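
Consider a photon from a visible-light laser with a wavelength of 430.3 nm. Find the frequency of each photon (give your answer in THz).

Take c = 2.99792458e8 m/s.
In SI units: λ = 430.3 nm = 4.303e-7 m.
The photon relation is f = c/λ, giving f = 6.967e14 Hz.
Converting to THz: f = 696.7 THz ≈ 697 THz.

697 THz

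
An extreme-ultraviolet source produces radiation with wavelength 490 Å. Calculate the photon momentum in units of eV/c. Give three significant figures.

25.3 eV/c

Convert to SI: λ = 490 Å = 4.9 × 10^-8 m.
Since p = h/λ for a photon, p = 1.352 × 10^-26 kg·m/s.
Converting to eV/c: p = 25.30 eV/c ≈ 25.3 eV/c.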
***
• _About this exercise_
Write out the material once more so that every line matches exactly.

• _Task response_
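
Consider a photon from a visible-light laser with a wavelength of 430.3 nm. Find the frequency of each photon (give your answer in THz).

Take c = 2.99792458e8 m/s.
In SI units: λ = 430.3 nm = 4.303e-7 m.
The photon relation is f = c/λ, giving f = 6.967e14 Hz.
Converting to THz: f = 696.7 THz ≈ 697 THz.

697 THz

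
An extreme-ultraviolet source produces radiation with wavelength 490 Å. Calculate the photon momentum in units of eV/c. Give three significant figures.

25.3 eV/c

Convert to SI: λ = 490 Å = 4.9 × 10^-8 m.
Since p = h/λ for a photon, p = 1.352 × 10^-26 kg·m/s.
Converting to eV/c: p = 25.30 eV/c ≈ 25.3 eV/c.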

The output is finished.